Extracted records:

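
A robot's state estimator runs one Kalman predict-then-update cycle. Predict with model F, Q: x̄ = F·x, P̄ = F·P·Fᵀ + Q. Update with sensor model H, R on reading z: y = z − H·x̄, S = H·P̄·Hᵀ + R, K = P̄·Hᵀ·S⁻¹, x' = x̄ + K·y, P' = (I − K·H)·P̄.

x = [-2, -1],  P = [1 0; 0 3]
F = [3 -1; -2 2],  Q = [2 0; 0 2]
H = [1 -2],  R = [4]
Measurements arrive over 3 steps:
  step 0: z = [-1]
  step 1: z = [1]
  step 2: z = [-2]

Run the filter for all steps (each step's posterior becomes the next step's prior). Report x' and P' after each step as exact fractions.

step 0: x' = [-193/69, -18/23], P' = [244/69 28/23; 28/23 30/23]
step 1: x' = [-1575/2323, -1374/2323], P' = [10544/2323 3340/2323; 3340/2323 2958/2323]
step 2: x' = [-149249/97332, 11231/48666], P' = [109985/24333 34070/24333; 34070/24333 30326/24333]

step 0: x̄ = F·x = [-5, 2]
step 0: P̄ = F·P·Fᵀ + Q = [14 -12; -12 18]
step 0: y = z − H·x̄ = [8]
step 0: S = H·P̄·Hᵀ + R = [138]
step 0: K = P̄·Hᵀ·S⁻¹ = [19/69; -8/23]
step 0: x' = x̄ + K·y = [-193/69, -18/23]
step 0: P' = (I − K·H)·P̄ = [244/69 28/23; 28/23 30/23]
step 1: x̄ = F·x = [-175/23, 278/69]
step 1: P̄ = F·P·Fᵀ + Q = [640/23 -324/23; -324/23 802/69]
step 1: y = z − H·x̄ = [50/3]
step 1: S = H·P̄·Hᵀ + R = [404/3]
step 1: K = P̄·Hᵀ·S⁻¹ = [42/101; -28/101]
step 1: x' = x̄ + K·y = [-1575/2323, -1374/2323]
step 1: P' = (I − K·H)·P̄ = [10544/2323 3340/2323; 3340/2323 2958/2323]
step 2: x̄ = F·x = [-3351/2323, 402/2323]
step 2: P̄ = F·P·Fᵀ + Q = [82460/2323 -42460/2323; -42460/2323 31934/2323]
step 2: y = z − H·x̄ = [-491/2323]
step 2: S = H·P̄·Hᵀ + R = [389328/2323]
step 2: K = P̄·Hᵀ·S⁻¹ = [41845/97332; -13291/48666]
step 2: x' = x̄ + K·y = [-149249/97332, 11231/48666]
step 2: P' = (I − K·H)·P̄ = [109985/24333 34070/24333; 34070/24333 30326/24333]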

**Task details:** Using the records above, restate word for word the lines from the one with "Measurements arrive over" through the one with "step 2: z = [-2]", both included.

**Answer section:**
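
Measurements arrive over 3 steps:
  step 0: z = [-1]
  step 1: z = [1]
  step 2: z = [-2]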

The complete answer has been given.